(Given data begins)

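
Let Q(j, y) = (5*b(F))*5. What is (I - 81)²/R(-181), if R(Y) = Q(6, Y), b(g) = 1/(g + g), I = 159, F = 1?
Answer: 12168/25 ≈ 486.72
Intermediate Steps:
b(g) = 1/(2*g)
Q(j, y) = 25/2 (Q(j, y) = (5*((½)/1))*5 = (5*((½)*1))*5 = (5*(½))*5 = (5/2)*5 = 25/2)
R(Y) = 25/2
(I - 81)²/R(-181) = (159 - 81)²/(25/2) = 78²*(2/25) = 6084*(2/25) = 12168/25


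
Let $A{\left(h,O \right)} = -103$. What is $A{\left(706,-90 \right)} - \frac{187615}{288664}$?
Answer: $- \frac{29920007}{288664} \approx -103.65$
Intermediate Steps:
$A{\left(706,-90 \right)} - \frac{187615}{288664} = -103 - \frac{187615}{288664} = - \frac{29920007}{288664}$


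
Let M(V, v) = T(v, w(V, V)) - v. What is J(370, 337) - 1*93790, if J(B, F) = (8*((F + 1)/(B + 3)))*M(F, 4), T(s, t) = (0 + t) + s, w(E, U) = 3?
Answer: -34975558/373 ≈ -93768.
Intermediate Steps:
T(s, t) = s + t (T(s, t) = t + s = s + t)
M(V, v) = 3 (M(V, v) = (v + 3) - v = (3 + v) - v = 3)
J(B, F) = 24*(1 + F)/(3 + B) (J(B, F) = (8*((F + 1)/(B + 3)))*3 = (8*((1 + F)/(3 + B)))*3 = (8*(1 + F)/(3 + B))*3 = 24*(1 + F)/(3 + B))
J(370, 337) - 1*93790 = 24*(1 + 337)/(3 + 370) - 1*93790 = 24*338/373 - 93790 = 24*(1/373)*338 - 93790 = 8112/373 - 93790 = -34975558/373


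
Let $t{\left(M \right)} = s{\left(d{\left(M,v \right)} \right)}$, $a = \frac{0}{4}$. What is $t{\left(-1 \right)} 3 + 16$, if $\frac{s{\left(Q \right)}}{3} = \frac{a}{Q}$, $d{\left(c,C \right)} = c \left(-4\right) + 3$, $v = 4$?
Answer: $16$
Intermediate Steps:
$a = 0$ ($a = 0 \cdot \frac{1}{4} = 0$)
$d{\left(c,C \right)} = 3 - 4 c$ ($d{\left(c,C \right)} = - 4 c + 3 = 3 - 4 c$)
$s{\left(Q \right)} = 0$ ($s{\left(Q \right)} = 3 \frac{0}{Q} = 3 \cdot 0 = 0$)
$t{\left(M \right)} = 0$
$t{\left(-1 \right)} 3 + 16 = 0 \cdot 3 + 16 = 0 + 16 = 16$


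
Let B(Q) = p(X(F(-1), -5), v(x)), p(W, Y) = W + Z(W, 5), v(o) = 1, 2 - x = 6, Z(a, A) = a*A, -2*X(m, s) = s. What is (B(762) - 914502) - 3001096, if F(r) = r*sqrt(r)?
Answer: -3915583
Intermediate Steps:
F(r) = r**(3/2)
X(m, s) = -s/2
Z(a, A) = A*a
x = -4 (x = 2 - 1*6 = 2 - 6 = -4)
p(W, Y) = 6*W (p(W, Y) = W + 5*W = 6*W)
B(Q) = 15 (B(Q) = 6*(-1/2*(-5)) = 6*(5/2) = 15)
(B(762) - 914502) - 3001096 = (15 - 914502) - 3001096 = -914487 - 3001096 = -3915583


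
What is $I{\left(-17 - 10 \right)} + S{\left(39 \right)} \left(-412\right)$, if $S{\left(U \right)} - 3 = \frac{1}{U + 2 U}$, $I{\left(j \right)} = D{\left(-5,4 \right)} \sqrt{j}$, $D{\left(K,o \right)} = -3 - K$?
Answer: $- \frac{145024}{117} + 6 i \sqrt{3} \approx -1239.5 + 10.392 i$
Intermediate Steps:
$I{\left(j \right)} = 2 \sqrt{j}$ ($I{\left(j \right)} = \left(-3 - -5\right) \sqrt{j} = \left(-3 + 5\right) \sqrt{j} = 2 \sqrt{j}$)
$S{\left(U \right)} = 3 + \frac{1}{3 U}$ ($S{\left(U \right)} = 3 + \frac{1}{U + 2 U} = 3 + \frac{1}{3 U}$)
$I{\left(-17 - 10 \right)} + S{\left(39 \right)} \left(-412\right) = 2 \sqrt{-17 - 10} + \left(3 + \frac{1}{3 \cdot 39}\right) \left(-412\right) = 2 \sqrt{-17 - 10} + \left(3 + \frac{1}{3} \cdot \frac{1}{39}\right) \left(-412\right) = 2 \sqrt{-27} + \left(3 + \frac{1}{117}\right) \left(-412\right) = 2 \cdot 3 i \sqrt{3} + \frac{352}{117} \left(-412\right) = 6 i \sqrt{3} - \frac{145024}{117} = - \frac{145024}{117} + 6 i \sqrt{3}$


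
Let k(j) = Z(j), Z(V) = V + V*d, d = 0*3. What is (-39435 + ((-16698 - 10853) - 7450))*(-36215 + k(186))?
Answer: 2681854644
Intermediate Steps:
d = 0
Z(V) = V (Z(V) = V + V*0 = V + 0 = V)
k(j) = j
(-39435 + ((-16698 - 10853) - 7450))*(-36215 + k(186)) = (-39435 + ((-16698 - 10853) - 7450))*(-36215 + 186) = (-39435 + (-27551 - 7450))*(-36029) = (-39435 - 35001)*(-36029) = -74436*(-36029) = 2681854644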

(Given data ends)

Work instruction:
Bring together all lines from the listing that contain the word "Answer".

Solution to this problem:
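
Answer: 12168/25 ≈ 486.72
Answer: $- \frac{29920007}{288664} \approx -103.65$
Answer: -34975558/373 ≈ -93768.
Answer: $16$
Answer: -3915583
Answer: $- \frac{145024}{117} + 6 i \sqrt{3} \approx -1239.5 + 10.392 i$
Answer: 2681854644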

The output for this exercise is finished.